▸ **WORK ORDER**
Repeat word for word the line with "Pieces with sizes" and every line after it until the records below run out.

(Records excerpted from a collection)
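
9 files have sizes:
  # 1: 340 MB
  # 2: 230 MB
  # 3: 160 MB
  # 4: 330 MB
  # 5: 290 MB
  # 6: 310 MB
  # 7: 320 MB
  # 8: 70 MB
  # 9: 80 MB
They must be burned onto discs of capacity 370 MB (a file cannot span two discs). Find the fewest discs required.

Total = 340 + 330 + 320 + 310 + 290 + 230 + 160 + 80 + 70 = 2130 MB.
Lower bound: ⌈2130/370⌉ = 6 discs.
A packing using 7 discs:
  disc 1: 340 = 340
  disc 2: 330 = 330
  disc 3: 320 = 320
  disc 4: 310 = 310
  disc 5: 290 + 80 = 370
  disc 6: 230 + 70 = 300
  disc 7: 160 = 160
No arrangement into 6 discs stays within capacity, so 7 is optimal.

7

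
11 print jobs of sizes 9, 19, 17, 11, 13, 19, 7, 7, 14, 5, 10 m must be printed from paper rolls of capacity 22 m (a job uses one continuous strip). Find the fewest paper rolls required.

Total = 19 + 19 + 17 + 14 + 13 + 11 + 10 + 9 + 7 + 7 + 5 = 131 m.
Lower bound: ⌈131/22⌉ = 6 paper rolls.
A packing using 7 paper rolls:
  roll 1: 19 = 19
  roll 2: 19 = 19
  roll 3: 17 + 5 = 22
  roll 4: 14 + 7 = 21
  roll 5: 13 + 9 = 22
  roll 6: 11 + 10 = 21
  roll 7: 7 = 7
No arrangement into 6 paper rolls stays within capacity, so 7 is optimal.

7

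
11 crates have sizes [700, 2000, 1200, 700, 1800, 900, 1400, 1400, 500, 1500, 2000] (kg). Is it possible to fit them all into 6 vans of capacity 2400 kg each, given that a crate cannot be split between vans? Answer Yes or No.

Total = 14100 kg; ⌈14100/2400⌉ = 6.
The bound of 6 does not rule out 6, but exhaustive search shows no assignment into 6 vans of capacity 2400 kg exists — the minimum is 7.

No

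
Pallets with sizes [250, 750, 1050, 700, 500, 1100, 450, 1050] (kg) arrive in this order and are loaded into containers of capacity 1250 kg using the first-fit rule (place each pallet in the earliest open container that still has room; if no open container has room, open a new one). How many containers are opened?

  250 → container 1 (new)  [load 250/1250]
  750 → container 1  [load 1000/1250]
  1050 → container 2 (new)  [load 1050/1250]
  700 → container 3 (new)  [load 700/1250]
  500 → container 3  [load 1200/1250]
  1100 → container 4 (new)  [load 1100/1250]
  450 → container 5 (new)  [load 450/1250]
  1050 → container 6 (new)  [load 1050/1250]
6 containers opened.

6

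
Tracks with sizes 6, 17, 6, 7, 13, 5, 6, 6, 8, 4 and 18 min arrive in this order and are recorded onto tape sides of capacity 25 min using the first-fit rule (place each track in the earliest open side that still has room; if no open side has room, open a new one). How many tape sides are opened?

  6 → side 1 (new)  [load 6/25]
  17 → side 1  [load 23/25]
  6 → side 2 (new)  [load 6/25]
  7 → side 2  [load 13/25]
  13 → side 3 (new)  [load 13/25]
  5 → side 2  [load 18/25]
  6 → side 2  [load 24/25]
  6 → side 3  [load 19/25]
  8 → side 4 (new)  [load 8/25]
  4 → side 3  [load 23/25]
  18 → side 5 (new)  [load 18/25]
5 tape sides opened.

5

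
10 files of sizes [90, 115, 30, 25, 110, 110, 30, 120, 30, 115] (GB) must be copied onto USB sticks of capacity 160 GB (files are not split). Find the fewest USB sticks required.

Total = 120 + 115 + 115 + 110 + 110 + 90 + 30 + 30 + 30 + 25 = 775 GB.
Lower bound: ⌈775/160⌉ = 5 USB sticks.
Also, 6 files each exceed 80 GB, and no two of those can share a USB stick, so at least 6 USB sticks are needed.
A packing using 6 USB sticks:
  USB stick 1: 120 + 30 = 150
  USB stick 2: 115 + 30 = 145
  USB stick 3: 115 + 30 = 145
  USB stick 4: 110 + 25 = 135
  USB stick 5: 110 = 110
  USB stick 6: 90 = 90
This matches the lower bound, so 6 is optimal.

6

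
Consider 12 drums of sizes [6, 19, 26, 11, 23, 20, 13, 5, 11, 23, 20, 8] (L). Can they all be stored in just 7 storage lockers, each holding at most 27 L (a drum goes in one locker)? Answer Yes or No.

No

Total = 185 L; ⌈185/27⌉ = 7.
The bound of 7 does not rule out 7, but exhaustive search shows no assignment into 7 storage lockers of capacity 27 L exists — the minimum is 8.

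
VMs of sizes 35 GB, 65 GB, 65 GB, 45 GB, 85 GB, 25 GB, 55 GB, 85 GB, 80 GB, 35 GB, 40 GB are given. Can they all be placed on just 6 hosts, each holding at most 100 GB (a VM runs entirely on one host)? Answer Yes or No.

No

Total = 615 GB; ⌈615/100⌉ = 7.
At least 7 hosts are required, but only 6 are allowed.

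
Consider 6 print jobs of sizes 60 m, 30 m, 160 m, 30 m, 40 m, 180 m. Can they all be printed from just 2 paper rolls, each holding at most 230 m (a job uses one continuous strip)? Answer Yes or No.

Total = 500 m; ⌈500/230⌉ = 3.
At least 3 paper rolls are required, but only 2 are allowed.

No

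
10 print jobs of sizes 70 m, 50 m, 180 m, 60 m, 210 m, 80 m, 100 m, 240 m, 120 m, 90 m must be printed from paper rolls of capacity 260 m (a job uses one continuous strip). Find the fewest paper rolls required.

Total = 240 + 210 + 180 + 120 + 100 + 90 + 80 + 70 + 60 + 50 = 1200 m.
Lower bound: ⌈1200/260⌉ = 5 paper rolls.
A packing using 5 paper rolls:
  roll 1: 240 = 240
  roll 2: 210 + 50 = 260
  roll 3: 180 + 80 = 260
  roll 4: 120 + 100 = 220
  roll 5: 90 + 70 + 60 = 220
This matches the lower bound, so 5 is optimal.

5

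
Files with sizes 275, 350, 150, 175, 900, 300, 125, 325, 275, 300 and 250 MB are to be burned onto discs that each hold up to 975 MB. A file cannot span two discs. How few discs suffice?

Total = 900 + 350 + 325 + 300 + 300 + 275 + 275 + 250 + 175 + 150 + 125 = 3425 MB.
Lower bound: ⌈3425/975⌉ = 4 discs.
A packing using 4 discs:
  disc 1: 900 = 900
  disc 2: 350 + 325 + 300 = 975
  disc 3: 300 + 275 + 275 + 125 = 975
  disc 4: 250 + 175 + 150 = 575
This matches the lower bound, so 4 is optimal.

4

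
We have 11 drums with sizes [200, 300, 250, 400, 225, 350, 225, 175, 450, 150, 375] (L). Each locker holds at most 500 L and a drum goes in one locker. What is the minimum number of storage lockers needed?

7

Total = 450 + 400 + 375 + 350 + 300 + 250 + 225 + 225 + 200 + 175 + 150 = 3100 L.
Lower bound: ⌈3100/500⌉ = 7 storage lockers.
A packing using 7 storage lockers:
  locker 1: 450 = 450
  locker 2: 400 = 400
  locker 3: 375 = 375
  locker 4: 350 + 150 = 500
  locker 5: 300 + 200 = 500
  locker 6: 250 + 225 = 475
  locker 7: 225 + 175 = 400
This matches the lower bound, so 7 is optimal.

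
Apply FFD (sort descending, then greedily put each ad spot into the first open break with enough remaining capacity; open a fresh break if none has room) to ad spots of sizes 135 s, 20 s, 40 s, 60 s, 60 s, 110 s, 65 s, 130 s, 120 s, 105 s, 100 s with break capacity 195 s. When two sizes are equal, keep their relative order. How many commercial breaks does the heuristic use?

Sorted descending: 135, 130, 120, 110, 105, 100, 65, 60, 60, 40, 20.
  135 → break 1 (new)  [load 135/195]
  130 → break 2 (new)  [load 130/195]
  120 → break 3 (new)  [load 120/195]
  110 → break 4 (new)  [load 110/195]
  105 → break 5 (new)  [load 105/195]
  100 → break 6 (new)  [load 100/195]
  65 → break 2  [load 195/195]
  60 → break 1  [load 195/195]
  60 → break 3  [load 180/195]
  40 → break 4  [load 150/195]
  20 → break 4  [load 170/195]
6 commercial breaks opened.

6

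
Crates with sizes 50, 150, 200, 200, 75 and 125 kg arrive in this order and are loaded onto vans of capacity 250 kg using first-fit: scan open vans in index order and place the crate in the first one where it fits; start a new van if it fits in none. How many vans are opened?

4

  50 → van 1 (new)  [load 50/250]
  150 → van 1  [load 200/250]
  200 → van 2 (new)  [load 200/250]
  200 → van 3 (new)  [load 200/250]
  75 → van 4 (new)  [load 75/250]
  125 → van 4  [load 200/250]
4 vans opened.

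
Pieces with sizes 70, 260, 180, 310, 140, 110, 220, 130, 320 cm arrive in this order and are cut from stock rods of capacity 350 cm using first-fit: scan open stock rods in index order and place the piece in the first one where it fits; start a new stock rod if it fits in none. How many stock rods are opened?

6

  70 → stock rod 1 (new)  [load 70/350]
  260 → stock rod 1  [load 330/350]
  180 → stock rod 2 (new)  [load 180/350]
  310 → stock rod 3 (new)  [load 310/350]
  140 → stock rod 2  [load 320/350]
  110 → stock rod 4 (new)  [load 110/350]
  220 → stock rod 4  [load 330/350]
  130 → stock rod 5 (new)  [load 130/350]
  320 → stock rod 6 (new)  [load 320/350]
6 stock rods opened.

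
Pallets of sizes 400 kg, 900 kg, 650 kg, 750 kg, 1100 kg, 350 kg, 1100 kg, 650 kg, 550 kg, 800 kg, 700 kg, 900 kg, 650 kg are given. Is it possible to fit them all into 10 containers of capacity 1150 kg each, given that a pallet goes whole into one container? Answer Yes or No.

Total = 9500 kg; ⌈9500/1150⌉ = 9.
10 pallets each exceed half the capacity and cannot share a container, forcing at least 10 containers.
The bound of 10 does not rule out 10, but exhaustive search shows no assignment into 10 containers of capacity 1150 kg exists — the minimum is 11.

No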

▸ **WRITTEN ANSWER**
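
Pieces with sizes 70, 260, 180, 310, 140, 110, 220, 130, 320 cm arrive in this order and are cut from stock rods of capacity 350 cm using first-fit: scan open stock rods in index order and place the piece in the first one where it fits; start a new stock rod if it fits in none. How many stock rods are opened?

6

  70 → stock rod 1 (new)  [load 70/350]
  260 → stock rod 1  [load 330/350]
  180 → stock rod 2 (new)  [load 180/350]
  310 → stock rod 3 (new)  [load 310/350]
  140 → stock rod 2  [load 320/350]
  110 → stock rod 4 (new)  [load 110/350]
  220 → stock rod 4  [load 330/350]
  130 → stock rod 5 (new)  [load 130/350]
  320 → stock rod 6 (new)  [load 320/350]
6 stock rods opened.

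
Pallets of sizes 400 kg, 900 kg, 650 kg, 750 kg, 1100 kg, 350 kg, 1100 kg, 650 kg, 550 kg, 800 kg, 700 kg, 900 kg, 650 kg are given. Is it possible to fit them all into 10 containers of capacity 1150 kg each, given that a pallet goes whole into one container? Answer Yes or No.

Total = 9500 kg; ⌈9500/1150⌉ = 9.
10 pallets each exceed half the capacity and cannot share a container, forcing at least 10 containers.
The bound of 10 does not rule out 10, but exhaustive search shows no assignment into 10 containers of capacity 1150 kg exists — the minimum is 11.

No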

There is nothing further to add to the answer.